Description of the task: Could you write out the lines below exactly, beginning with the first and finishing with the one that contains "Highland: 2276; Lowland: 1910;"?

*** Opening Given records ***

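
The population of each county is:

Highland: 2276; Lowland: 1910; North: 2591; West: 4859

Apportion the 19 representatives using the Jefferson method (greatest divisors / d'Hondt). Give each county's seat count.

Standard divisor 11636/19 ≈ 612.421; standard quotas: Highland 3.716, Lowland 3.119, North 4.231, West 7.934.
Rounding down gives 3, 3, 4, 7 = 17 seats, so the divisor must be adjusted.
With modified divisor 550: modified quotas Highland 4.138, Lowland 3.473, North 4.711, West 8.835.
Rounding down: Highland 4, Lowland 3, North 4, West 8 (total 19).

Highland 4, Lowland 3, North 4, West 8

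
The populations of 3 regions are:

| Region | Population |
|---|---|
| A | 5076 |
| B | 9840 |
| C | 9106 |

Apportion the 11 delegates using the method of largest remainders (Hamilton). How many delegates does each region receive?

A 2; B 5; C 4

Standard divisor: 24022 ÷ 11 ≈ 2183.818.
Standard quotas: A 2.3244, B 4.5059, C 4.1698.
Lower quotas: A 2, B 4, C 4 (sum 10, leaving 1 seat).
Remainders in descending order: B 0.5059, A 0.3244, C 0.1698.
Largest remainder: B receives the extra seat.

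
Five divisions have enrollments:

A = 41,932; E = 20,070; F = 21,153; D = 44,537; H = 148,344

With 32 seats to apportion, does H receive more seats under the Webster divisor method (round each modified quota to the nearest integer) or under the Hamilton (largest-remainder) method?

Webster

Webster: A 5, E 2, F 2, D 5, H 18.
Hamilton: A 5, E 2, F 3, D 5, H 17.
H gets 18 under Webster and 17 under Hamilton.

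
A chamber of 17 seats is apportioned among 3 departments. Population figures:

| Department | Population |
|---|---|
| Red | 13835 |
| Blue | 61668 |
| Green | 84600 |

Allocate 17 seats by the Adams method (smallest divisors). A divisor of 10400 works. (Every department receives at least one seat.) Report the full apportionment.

With modified divisor 10400: modified quotas Red 1.330, Blue 5.930, Green 8.135.
Rounding up: Red 2, Blue 6, Green 9 (total 17).

Red 2; Blue 6; Green 9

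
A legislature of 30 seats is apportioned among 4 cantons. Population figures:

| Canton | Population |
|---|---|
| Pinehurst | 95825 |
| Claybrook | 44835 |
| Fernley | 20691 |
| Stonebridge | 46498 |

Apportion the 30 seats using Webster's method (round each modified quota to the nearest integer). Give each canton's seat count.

Pinehurst 14, Claybrook 6, Fernley 3, Stonebridge 7

Standard divisor 207849/30 ≈ 6928.3; standard quotas: Pinehurst 13.831, Claybrook 6.471, Fernley 2.986, Stonebridge 6.711.
Rounding to the nearest integer gives Pinehurst 14, Claybrook 6, Fernley 3, Stonebridge 7 — total 30, matching the house size, so no adjustment is needed.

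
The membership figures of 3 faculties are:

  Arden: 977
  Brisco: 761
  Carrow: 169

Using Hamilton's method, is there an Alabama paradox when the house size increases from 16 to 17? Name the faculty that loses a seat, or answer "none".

At 16 seats: Arden 8, Brisco 6, Carrow 2.
At 17 seats: Arden 9, Brisco 7, Carrow 1.
Carrow drops from 2 to 1.

Carrow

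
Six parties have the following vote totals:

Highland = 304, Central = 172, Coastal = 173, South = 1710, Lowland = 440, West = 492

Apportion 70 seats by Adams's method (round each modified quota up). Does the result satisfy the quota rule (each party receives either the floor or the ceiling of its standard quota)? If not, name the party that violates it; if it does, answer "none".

South

Standard quotas: Highland 6.466, Central 3.658, Coastal 3.680, South 36.372, Lowland 9.359, West 10.465.
Adams allocation: Highland 7, Central 4, Coastal 4, South 35, Lowland 9, West 11.
South has quota 36.372 (lower 36, upper 37) but receives 35 — outside the quota interval.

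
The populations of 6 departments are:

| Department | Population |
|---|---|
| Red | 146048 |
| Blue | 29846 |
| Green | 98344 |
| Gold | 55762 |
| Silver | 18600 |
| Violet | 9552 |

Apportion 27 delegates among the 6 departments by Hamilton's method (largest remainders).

The standard divisor is 358152/27 ≈ 13264.889.
Standard quotas: Red 11.0101, Blue 2.2500, Green 7.4139, Gold 4.2037, Silver 1.4022, Violet 0.7201.
Lower quotas: Red 11, Blue 2, Green 7, Gold 4, Silver 1, Violet 0 (sum 25, leaving 2 seats).
Remainders in descending order: Violet 0.7201, Green 0.4139, Silver 0.4022, Blue 0.2500, Gold 0.2037, Red 0.0101.
Largest remainders: Violet, Green receive the extra seats.

Red: 11, Blue: 2, Green: 8, Gold: 4, Silver: 1, Violet: 1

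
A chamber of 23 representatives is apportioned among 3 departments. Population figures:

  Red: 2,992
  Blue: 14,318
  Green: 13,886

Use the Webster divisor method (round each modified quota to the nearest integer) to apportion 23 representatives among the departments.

Standard divisor 31196/23 ≈ 1356.348; standard quotas: Red 2.206, Blue 10.556, Green 10.238.
Rounding to the nearest integer gives Red 2, Blue 11, Green 10 — total 23, matching the house size, so no adjustment is needed.

Red: 2, Blue: 11, Green: 10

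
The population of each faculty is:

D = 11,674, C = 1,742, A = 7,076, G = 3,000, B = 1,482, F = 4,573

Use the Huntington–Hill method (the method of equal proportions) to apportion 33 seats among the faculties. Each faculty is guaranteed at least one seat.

With divisor 900: modified quotas D 12.971, C 1.936, A 7.862, G 3.333, B 1.647, F 5.081.
Geometric-mean thresholds: D √(12·13)=12.490, C √(1·2)=1.414, A √(7·8)=7.483, G √(3·4)=3.464, B √(1·2)=1.414, F √(5·6)=5.477.
Each quota rounded against its threshold gives D 13, C 2, A 8, G 3, B 2, F 5 (total 33).

D 13, C 2, A 8, G 3, B 2, F 5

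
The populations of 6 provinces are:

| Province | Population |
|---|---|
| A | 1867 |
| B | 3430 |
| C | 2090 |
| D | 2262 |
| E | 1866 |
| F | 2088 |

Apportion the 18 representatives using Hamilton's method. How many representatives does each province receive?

A: 2, B: 5, C: 3, D: 3, E: 2, F: 3

The standard divisor is 13603/18 ≈ 755.722.
Standard quotas: A 2.470, B 4.539, C 2.766, D 2.993, E 2.469, F 2.763.
Lower quotas: A 2, B 4, C 2, D 2, E 2, F 2 (sum 14, leaving 4 seats).
Remainders in descending order: D 0.993, C 0.766, F 0.763, B 0.539, A 0.470, E 0.469.
Largest remainders: D, C, F, B receive the extra seats.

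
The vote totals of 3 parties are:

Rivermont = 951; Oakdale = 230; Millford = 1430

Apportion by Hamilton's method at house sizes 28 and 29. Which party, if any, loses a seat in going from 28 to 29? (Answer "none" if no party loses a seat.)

Oakdale

At 28 seats: Rivermont 10, Oakdale 3, Millford 15.
At 29 seats: Rivermont 11, Oakdale 2, Millford 16.
Oakdale drops from 3 to 2.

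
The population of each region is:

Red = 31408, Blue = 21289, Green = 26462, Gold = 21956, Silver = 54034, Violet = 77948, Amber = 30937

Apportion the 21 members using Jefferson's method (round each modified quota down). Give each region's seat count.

Red 2, Blue 1, Green 2, Gold 2, Silver 5, Violet 7, Amber 2

Standard divisor 264034/21 ≈ 12573.048; standard quotas: Red 2.498, Blue 1.693, Green 2.105, Gold 1.746, Silver 4.298, Violet 6.200, Amber 2.461.
Rounding down gives 2, 1, 2, 1, 4, 6, 2 = 18 seats, so the divisor must be adjusted.
With modified divisor 10758.1: modified quotas Red 2.919, Blue 1.979, Green 2.460, Gold 2.041, Silver 5.023, Violet 7.246, Amber 2.876.
Rounding down: Red 2, Blue 1, Green 2, Gold 2, Silver 5, Violet 7, Amber 2 (total 21).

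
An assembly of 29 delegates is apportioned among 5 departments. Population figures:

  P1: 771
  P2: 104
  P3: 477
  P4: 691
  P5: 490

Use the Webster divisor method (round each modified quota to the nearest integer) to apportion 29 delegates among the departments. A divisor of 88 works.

P1: 9, P2: 1, P3: 5, P4: 8, P5: 6

With modified divisor 88: modified quotas P1 8.761, P2 1.182, P3 5.420, P4 7.852, P5 5.568.
Rounding to the nearest integer: P1 9, P2 1, P3 5, P4 8, P5 6 (total 29).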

*** Closing Given records ***

Response area:
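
The population of each county is:

Highland: 2276; Lowland: 1910; North: 2591; West: 4859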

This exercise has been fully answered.